BEGIN Dataset excerpts
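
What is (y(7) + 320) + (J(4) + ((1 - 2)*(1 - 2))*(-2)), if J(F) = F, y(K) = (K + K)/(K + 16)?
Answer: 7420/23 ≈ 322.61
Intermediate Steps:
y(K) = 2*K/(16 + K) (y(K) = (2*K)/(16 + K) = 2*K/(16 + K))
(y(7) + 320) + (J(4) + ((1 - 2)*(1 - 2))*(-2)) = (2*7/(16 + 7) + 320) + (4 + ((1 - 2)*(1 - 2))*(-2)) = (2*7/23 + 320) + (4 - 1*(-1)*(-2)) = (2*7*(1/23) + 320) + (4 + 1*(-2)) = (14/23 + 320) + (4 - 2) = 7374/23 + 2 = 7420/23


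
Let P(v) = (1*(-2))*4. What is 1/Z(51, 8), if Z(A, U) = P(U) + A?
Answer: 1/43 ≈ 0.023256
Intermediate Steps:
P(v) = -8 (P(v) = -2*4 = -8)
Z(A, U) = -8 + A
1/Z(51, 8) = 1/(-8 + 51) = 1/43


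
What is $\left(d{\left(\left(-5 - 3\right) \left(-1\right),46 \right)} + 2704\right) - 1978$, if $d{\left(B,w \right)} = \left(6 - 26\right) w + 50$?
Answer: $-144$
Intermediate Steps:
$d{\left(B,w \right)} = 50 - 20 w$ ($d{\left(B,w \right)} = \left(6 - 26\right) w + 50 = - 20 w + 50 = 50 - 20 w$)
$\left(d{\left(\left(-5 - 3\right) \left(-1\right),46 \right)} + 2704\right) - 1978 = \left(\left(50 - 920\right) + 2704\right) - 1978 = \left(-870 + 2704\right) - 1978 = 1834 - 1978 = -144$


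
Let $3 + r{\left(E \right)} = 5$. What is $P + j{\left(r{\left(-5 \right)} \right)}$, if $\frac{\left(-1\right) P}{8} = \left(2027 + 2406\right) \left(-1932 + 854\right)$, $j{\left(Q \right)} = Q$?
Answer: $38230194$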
END Dataset excerpts
BEGIN Dataset excerpts
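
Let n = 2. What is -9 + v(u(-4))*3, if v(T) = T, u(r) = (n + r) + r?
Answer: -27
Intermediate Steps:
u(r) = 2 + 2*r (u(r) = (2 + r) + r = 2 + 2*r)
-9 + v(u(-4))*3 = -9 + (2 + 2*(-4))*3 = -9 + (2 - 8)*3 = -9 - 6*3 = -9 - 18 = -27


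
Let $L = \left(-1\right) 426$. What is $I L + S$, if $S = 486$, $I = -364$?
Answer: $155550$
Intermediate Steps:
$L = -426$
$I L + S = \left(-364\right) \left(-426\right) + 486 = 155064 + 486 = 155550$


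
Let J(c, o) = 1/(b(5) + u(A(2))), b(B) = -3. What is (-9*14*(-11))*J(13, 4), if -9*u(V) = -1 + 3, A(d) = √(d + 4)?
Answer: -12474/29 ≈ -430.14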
END Dataset excerpts
_Instructions for the task_
Reproduce, exactly as they stand in the data above, the lines from the one that holds "What is (y(7)" to the one that holds "Answer: $38230194$", inclusive.

_Output_
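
What is (y(7) + 320) + (J(4) + ((1 - 2)*(1 - 2))*(-2)), if J(F) = F, y(K) = (K + K)/(K + 16)?
Answer: 7420/23 ≈ 322.61
Intermediate Steps:
y(K) = 2*K/(16 + K) (y(K) = (2*K)/(16 + K) = 2*K/(16 + K))
(y(7) + 320) + (J(4) + ((1 - 2)*(1 - 2))*(-2)) = (2*7/(16 + 7) + 320) + (4 + ((1 - 2)*(1 - 2))*(-2)) = (2*7/23 + 320) + (4 - 1*(-1)*(-2)) = (2*7*(1/23) + 320) + (4 + 1*(-2)) = (14/23 + 320) + (4 - 2) = 7374/23 + 2 = 7420/23


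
Let P(v) = (1*(-2))*4. What is 1/Z(51, 8), if Z(A, U) = P(U) + A?
Answer: 1/43 ≈ 0.023256
Intermediate Steps:
P(v) = -8 (P(v) = -2*4 = -8)
Z(A, U) = -8 + A
1/Z(51, 8) = 1/(-8 + 51) = 1/43


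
What is $\left(d{\left(\left(-5 - 3\right) \left(-1\right),46 \right)} + 2704\right) - 1978$, if $d{\left(B,w \right)} = \left(6 - 26\right) w + 50$?
Answer: $-144$
Intermediate Steps:
$d{\left(B,w \right)} = 50 - 20 w$ ($d{\left(B,w \right)} = \left(6 - 26\right) w + 50 = - 20 w + 50 = 50 - 20 w$)
$\left(d{\left(\left(-5 - 3\right) \left(-1\right),46 \right)} + 2704\right) - 1978 = \left(\left(50 - 920\right) + 2704\right) - 1978 = \left(-870 + 2704\right) - 1978 = 1834 - 1978 = -144$


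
Let $3 + r{\left(E \right)} = 5$. What is $P + j{\left(r{\left(-5 \right)} \right)}$, if $\frac{\left(-1\right) P}{8} = \left(2027 + 2406\right) \left(-1932 + 854\right)$, $j{\left(Q \right)} = Q$?
Answer: $38230194$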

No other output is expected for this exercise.